++++ RECORDS FOR THE EXERCISE ++++

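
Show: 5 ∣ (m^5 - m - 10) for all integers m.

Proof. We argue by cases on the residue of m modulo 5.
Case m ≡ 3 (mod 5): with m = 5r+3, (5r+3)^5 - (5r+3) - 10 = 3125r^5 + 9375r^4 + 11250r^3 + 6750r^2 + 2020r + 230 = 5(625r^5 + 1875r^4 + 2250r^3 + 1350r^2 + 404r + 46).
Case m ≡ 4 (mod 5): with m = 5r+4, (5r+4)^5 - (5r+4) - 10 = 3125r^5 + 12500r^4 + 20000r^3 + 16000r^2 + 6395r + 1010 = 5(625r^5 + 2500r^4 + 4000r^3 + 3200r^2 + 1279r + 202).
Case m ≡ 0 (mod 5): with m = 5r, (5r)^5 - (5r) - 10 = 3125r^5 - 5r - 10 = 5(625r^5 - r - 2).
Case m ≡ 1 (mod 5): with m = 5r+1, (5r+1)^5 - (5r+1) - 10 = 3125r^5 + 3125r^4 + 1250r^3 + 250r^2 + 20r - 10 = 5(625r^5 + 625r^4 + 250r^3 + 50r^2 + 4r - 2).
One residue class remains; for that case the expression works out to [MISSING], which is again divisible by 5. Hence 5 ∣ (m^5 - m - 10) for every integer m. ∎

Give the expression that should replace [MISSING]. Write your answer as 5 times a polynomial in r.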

++++

[EXERCISE PROMPT]
Transcribe all of the material above with complete accuracy.

[ANSWER AREA]
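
Show: 5 ∣ (m^5 - m - 10) for all integers m.

Proof. We argue by cases on the residue of m modulo 5.
Case m ≡ 3 (mod 5): with m = 5r+3, (5r+3)^5 - (5r+3) - 10 = 3125r^5 + 9375r^4 + 11250r^3 + 6750r^2 + 2020r + 230 = 5(625r^5 + 1875r^4 + 2250r^3 + 1350r^2 + 404r + 46).
Case m ≡ 4 (mod 5): with m = 5r+4, (5r+4)^5 - (5r+4) - 10 = 3125r^5 + 12500r^4 + 20000r^3 + 16000r^2 + 6395r + 1010 = 5(625r^5 + 2500r^4 + 4000r^3 + 3200r^2 + 1279r + 202).
Case m ≡ 0 (mod 5): with m = 5r, (5r)^5 - (5r) - 10 = 3125r^5 - 5r - 10 = 5(625r^5 - r - 2).
Case m ≡ 1 (mod 5): with m = 5r+1, (5r+1)^5 - (5r+1) - 10 = 3125r^5 + 3125r^4 + 1250r^3 + 250r^2 + 20r - 10 = 5(625r^5 + 625r^4 + 250r^3 + 50r^2 + 4r - 2).
One residue class remains; for that case the expression works out to [MISSING], which is again divisible by 5. Hence 5 ∣ (m^5 - m - 10) for every integer m. ∎

Give the expression that should replace [MISSING]. Write your answer as 5 times a polynomial in r.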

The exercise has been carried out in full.